[[ DATASET ENTRIES open ]]

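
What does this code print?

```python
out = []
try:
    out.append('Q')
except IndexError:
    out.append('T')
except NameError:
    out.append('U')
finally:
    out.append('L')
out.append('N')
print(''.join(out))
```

Execution trace: 'Q' (try body, no exception) → 'L' (finally) → 'N' (after the try/except). Output: QLN

Answer: QLN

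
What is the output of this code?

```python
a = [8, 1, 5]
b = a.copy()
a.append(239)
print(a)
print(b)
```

Key concept: list.copy() creates independent copy.
Step by step:
`a = [8, 1, 5]` → a = [8, 1, 5]
`b = a.copy()` → b = [8, 1, 5]
`a.append(239)` → a = [8, 1, 5, 239]
`print(a)` → prints [8, 1, 5, 239]
`print(b)` → prints [8, 1, 5]

Answer:
[8, 1, 5, 239]
[8, 1, 5]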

[[ DATASET ENTRIES closed ]]

■ PROBLEM DESCRIPTION
Reproduce every line in the data that has the word "What" in it.

■ ANSWER FOR THE TASK
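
What does this code print?
What is the output of this code?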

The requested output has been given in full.